Record extracts.
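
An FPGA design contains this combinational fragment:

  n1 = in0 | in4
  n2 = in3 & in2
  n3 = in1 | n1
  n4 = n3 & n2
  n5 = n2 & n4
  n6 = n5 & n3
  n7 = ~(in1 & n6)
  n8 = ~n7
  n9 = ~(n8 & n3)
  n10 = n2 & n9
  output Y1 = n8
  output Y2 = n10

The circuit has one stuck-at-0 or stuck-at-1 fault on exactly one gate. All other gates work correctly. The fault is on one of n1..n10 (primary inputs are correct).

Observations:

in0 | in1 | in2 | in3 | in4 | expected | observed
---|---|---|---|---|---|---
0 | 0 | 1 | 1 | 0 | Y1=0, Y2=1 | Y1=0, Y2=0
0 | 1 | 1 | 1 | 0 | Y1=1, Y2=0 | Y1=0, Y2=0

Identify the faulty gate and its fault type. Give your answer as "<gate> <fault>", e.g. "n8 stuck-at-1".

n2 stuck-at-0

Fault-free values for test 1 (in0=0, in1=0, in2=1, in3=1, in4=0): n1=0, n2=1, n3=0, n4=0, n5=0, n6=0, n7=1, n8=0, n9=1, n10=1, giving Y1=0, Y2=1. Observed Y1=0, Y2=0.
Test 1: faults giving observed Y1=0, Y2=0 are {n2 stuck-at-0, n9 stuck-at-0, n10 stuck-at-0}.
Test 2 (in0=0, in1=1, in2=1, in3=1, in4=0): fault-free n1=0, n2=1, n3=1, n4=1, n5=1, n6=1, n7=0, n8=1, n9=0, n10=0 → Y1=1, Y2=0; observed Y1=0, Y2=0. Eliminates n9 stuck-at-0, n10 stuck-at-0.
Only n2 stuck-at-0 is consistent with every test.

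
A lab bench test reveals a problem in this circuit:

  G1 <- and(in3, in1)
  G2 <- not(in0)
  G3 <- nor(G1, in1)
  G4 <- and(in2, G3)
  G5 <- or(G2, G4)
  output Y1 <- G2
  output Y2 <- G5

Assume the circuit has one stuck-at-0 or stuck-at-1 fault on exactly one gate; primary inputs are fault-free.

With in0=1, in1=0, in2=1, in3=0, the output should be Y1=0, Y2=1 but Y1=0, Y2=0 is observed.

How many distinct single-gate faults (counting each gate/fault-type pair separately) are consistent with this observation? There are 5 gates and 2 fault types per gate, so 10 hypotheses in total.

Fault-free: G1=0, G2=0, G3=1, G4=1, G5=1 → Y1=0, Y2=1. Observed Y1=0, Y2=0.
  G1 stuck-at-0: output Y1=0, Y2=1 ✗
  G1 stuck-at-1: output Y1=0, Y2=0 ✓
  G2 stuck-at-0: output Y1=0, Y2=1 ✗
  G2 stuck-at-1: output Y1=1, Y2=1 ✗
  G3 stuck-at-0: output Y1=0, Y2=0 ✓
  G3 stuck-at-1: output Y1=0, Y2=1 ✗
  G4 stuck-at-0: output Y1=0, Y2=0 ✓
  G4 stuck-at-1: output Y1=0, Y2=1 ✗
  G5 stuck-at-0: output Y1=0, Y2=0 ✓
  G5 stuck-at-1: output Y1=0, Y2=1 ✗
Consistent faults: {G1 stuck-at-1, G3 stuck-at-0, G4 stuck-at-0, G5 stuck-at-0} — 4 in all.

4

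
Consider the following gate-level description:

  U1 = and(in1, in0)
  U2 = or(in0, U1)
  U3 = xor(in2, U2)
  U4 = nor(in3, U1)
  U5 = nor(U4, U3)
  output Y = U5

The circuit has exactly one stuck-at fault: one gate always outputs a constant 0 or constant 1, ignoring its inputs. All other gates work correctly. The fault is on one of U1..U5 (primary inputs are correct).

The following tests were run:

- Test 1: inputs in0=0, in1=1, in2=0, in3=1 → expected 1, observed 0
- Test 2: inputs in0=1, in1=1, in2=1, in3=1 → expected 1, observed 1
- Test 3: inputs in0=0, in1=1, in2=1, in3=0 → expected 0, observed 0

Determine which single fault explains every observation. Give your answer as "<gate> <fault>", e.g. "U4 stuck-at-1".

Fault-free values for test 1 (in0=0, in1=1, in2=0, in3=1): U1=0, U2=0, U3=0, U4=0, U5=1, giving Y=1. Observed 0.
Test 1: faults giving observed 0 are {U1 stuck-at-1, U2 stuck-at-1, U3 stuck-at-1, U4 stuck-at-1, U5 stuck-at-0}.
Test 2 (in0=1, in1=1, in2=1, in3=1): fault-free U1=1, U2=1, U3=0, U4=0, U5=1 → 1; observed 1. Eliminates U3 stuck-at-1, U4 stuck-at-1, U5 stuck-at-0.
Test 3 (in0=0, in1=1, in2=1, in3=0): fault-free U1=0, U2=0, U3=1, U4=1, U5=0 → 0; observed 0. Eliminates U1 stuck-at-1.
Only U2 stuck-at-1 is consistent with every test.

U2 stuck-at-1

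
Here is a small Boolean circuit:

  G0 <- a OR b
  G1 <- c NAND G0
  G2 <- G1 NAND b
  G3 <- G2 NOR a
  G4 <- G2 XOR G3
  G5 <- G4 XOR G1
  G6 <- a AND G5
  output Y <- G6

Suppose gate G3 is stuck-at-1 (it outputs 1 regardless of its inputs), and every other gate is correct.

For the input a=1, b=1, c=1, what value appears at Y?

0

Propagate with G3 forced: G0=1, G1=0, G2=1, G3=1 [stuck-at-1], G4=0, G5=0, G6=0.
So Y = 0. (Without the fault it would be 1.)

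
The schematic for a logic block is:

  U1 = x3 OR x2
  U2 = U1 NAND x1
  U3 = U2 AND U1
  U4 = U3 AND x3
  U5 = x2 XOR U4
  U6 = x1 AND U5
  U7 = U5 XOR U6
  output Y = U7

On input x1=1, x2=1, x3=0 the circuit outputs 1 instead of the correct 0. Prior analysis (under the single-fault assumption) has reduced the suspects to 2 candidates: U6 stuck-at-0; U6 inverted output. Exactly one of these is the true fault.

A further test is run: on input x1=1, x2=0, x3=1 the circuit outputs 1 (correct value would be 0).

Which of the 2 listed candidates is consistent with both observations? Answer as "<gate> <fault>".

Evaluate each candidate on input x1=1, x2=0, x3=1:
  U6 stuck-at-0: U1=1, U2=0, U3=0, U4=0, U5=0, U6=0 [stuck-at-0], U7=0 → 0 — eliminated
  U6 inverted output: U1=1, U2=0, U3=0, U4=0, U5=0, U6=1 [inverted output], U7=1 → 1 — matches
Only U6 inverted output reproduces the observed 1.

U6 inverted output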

What you need to do.
Each line of the data is to be retyped exactly as shown.

Task output.
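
An FPGA design contains this combinational fragment:

  n1 = in0 | in4
  n2 = in3 & in2
  n3 = in1 | n1
  n4 = n3 & n2
  n5 = n2 & n4
  n6 = n5 & n3
  n7 = ~(in1 & n6)
  n8 = ~n7
  n9 = ~(n8 & n3)
  n10 = n2 & n9
  output Y1 = n8
  output Y2 = n10

The circuit has one stuck-at-0 or stuck-at-1 fault on exactly one gate. All other gates work correctly. The fault is on one of n1..n10 (primary inputs are correct).

Observations:

in0 | in1 | in2 | in3 | in4 | expected | observed
---|---|---|---|---|---|---
0 | 0 | 1 | 1 | 0 | Y1=0, Y2=1 | Y1=0, Y2=0
0 | 1 | 1 | 1 | 0 | Y1=1, Y2=0 | Y1=0, Y2=0

Identify the faulty gate and its fault type. Give your answer as "<gate> <fault>", e.g. "n8 stuck-at-1".

n2 stuck-at-0

Fault-free values for test 1 (in0=0, in1=0, in2=1, in3=1, in4=0): n1=0, n2=1, n3=0, n4=0, n5=0, n6=0, n7=1, n8=0, n9=1, n10=1, giving Y1=0, Y2=1. Observed Y1=0, Y2=0.
Test 1: faults giving observed Y1=0, Y2=0 are {n2 stuck-at-0, n9 stuck-at-0, n10 stuck-at-0}.
Test 2 (in0=0, in1=1, in2=1, in3=1, in4=0): fault-free n1=0, n2=1, n3=1, n4=1, n5=1, n6=1, n7=0, n8=1, n9=0, n10=0 → Y1=1, Y2=0; observed Y1=0, Y2=0. Eliminates n9 stuck-at-0, n10 stuck-at-0.
Only n2 stuck-at-0 is consistent with every test.

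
A lab bench test reveals a problem in this circuit:

  G1 <- and(in3, in1)
  G2 <- not(in0)
  G3 <- nor(G1, in1)
  G4 <- and(in2, G3)
  G5 <- or(G2, G4)
  output Y1 <- G2
  output Y2 <- G5

Assume the circuit has one stuck-at-0 or stuck-at-1 fault on exactly one gate; primary inputs are fault-free.

With in0=1, in1=0, in2=1, in3=0, the output should be Y1=0, Y2=1 but Y1=0, Y2=0 is observed.

How many distinct single-gate faults (counting each gate/fault-type pair separately) are consistent with this observation? There are 5 gates and 2 fault types per gate, so 10 hypotheses in total.

Fault-free: G1=0, G2=0, G3=1, G4=1, G5=1 → Y1=0, Y2=1. Observed Y1=0, Y2=0.
  G1 stuck-at-0: output Y1=0, Y2=1 ✗
  G1 stuck-at-1: output Y1=0, Y2=0 ✓
  G2 stuck-at-0: output Y1=0, Y2=1 ✗
  G2 stuck-at-1: output Y1=1, Y2=1 ✗
  G3 stuck-at-0: output Y1=0, Y2=0 ✓
  G3 stuck-at-1: output Y1=0, Y2=1 ✗
  G4 stuck-at-0: output Y1=0, Y2=0 ✓
  G4 stuck-at-1: output Y1=0, Y2=1 ✗
  G5 stuck-at-0: output Y1=0, Y2=0 ✓
  G5 stuck-at-1: output Y1=0, Y2=1 ✗
Consistent faults: {G1 stuck-at-1, G3 stuck-at-0, G4 stuck-at-0, G5 stuck-at-0} — 4 in all.

4

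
Consider the following gate-level description:

  U1 = and(in1, in0)
  U2 = or(in0, U1)
  U3 = xor(in2, U2)
  U4 = nor(in3, U1)
  U5 = nor(U4, U3)
  output Y = U5

The circuit has exactly one stuck-at fault: one gate always outputs a constant 0 or constant 1, ignoring its inputs. All other gates work correctly. The fault is on one of U1..U5 (primary inputs are correct).

The following tests were run:

- Test 1: inputs in0=0, in1=1, in2=0, in3=1 → expected 1, observed 0
- Test 2: inputs in0=1, in1=1, in2=1, in3=1 → expected 1, observed 1
- Test 3: inputs in0=0, in1=1, in2=1, in3=0 → expected 0, observed 0

Determine which single fault explains every observation. Give your answer as "<gate> <fault>", e.g. "U4 stuck-at-1".

Fault-free values for test 1 (in0=0, in1=1, in2=0, in3=1): U1=0, U2=0, U3=0, U4=0, U5=1, giving Y=1. Observed 0.
Test 1: faults giving observed 0 are {U1 stuck-at-1, U2 stuck-at-1, U3 stuck-at-1, U4 stuck-at-1, U5 stuck-at-0}.
Test 2 (in0=1, in1=1, in2=1, in3=1): fault-free U1=1, U2=1, U3=0, U4=0, U5=1 → 1; observed 1. Eliminates U3 stuck-at-1, U4 stuck-at-1, U5 stuck-at-0.
Test 3 (in0=0, in1=1, in2=1, in3=0): fault-free U1=0, U2=0, U3=1, U4=1, U5=0 → 0; observed 0. Eliminates U1 stuck-at-1.
Only U2 stuck-at-1 is consistent with every test.

U2 stuck-at-1

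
Here is a small Boolean circuit:

  G0 <- a OR b
  G1 <- c NAND G0
  G2 <- G1 NAND b
  G3 <- G2 NOR a
  G4 <- G2 XOR G3
  G5 <- G4 XOR G1
  G6 <- a AND G5
  output Y <- G6

Suppose gate G3 is stuck-at-1 (it outputs 1 regardless of its inputs), and every other gate is correct.

For the input a=1, b=1, c=1, what value appears at Y?

0

Propagate with G3 forced: G0=1, G1=0, G2=1, G3=1 [stuck-at-1], G4=0, G5=0, G6=0.
So Y = 0. (Without the fault it would be 1.)

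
The schematic for a logic block is:

  U1 = x3 OR x2
  U2 = U1 NAND x1
  U3 = U2 AND U1
  U4 = U3 AND x3
  U5 = x2 XOR U4
  U6 = x1 AND U5
  U7 = U5 XOR U6
  output Y = U7

On input x1=1, x2=1, x3=0 the circuit outputs 1 instead of the correct 0. Prior analysis (under the single-fault assumption) has reduced the suspects to 2 candidates: U6 stuck-at-0; U6 inverted output. Exactly one of these is the true fault.

A further test is run: on input x1=1, x2=0, x3=1 the circuit outputs 1 (correct value would be 0).

Which of the 2 listed candidates is consistent with both observations? Answer as "<gate> <fault>".

Evaluate each candidate on input x1=1, x2=0, x3=1:
  U6 stuck-at-0: U1=1, U2=0, U3=0, U4=0, U5=0, U6=0 [stuck-at-0], U7=0 → 0 — eliminated
  U6 inverted output: U1=1, U2=0, U3=0, U4=0, U5=0, U6=1 [inverted output], U7=1 → 1 — matches
Only U6 inverted output reproduces the observed 1.

U6 inverted output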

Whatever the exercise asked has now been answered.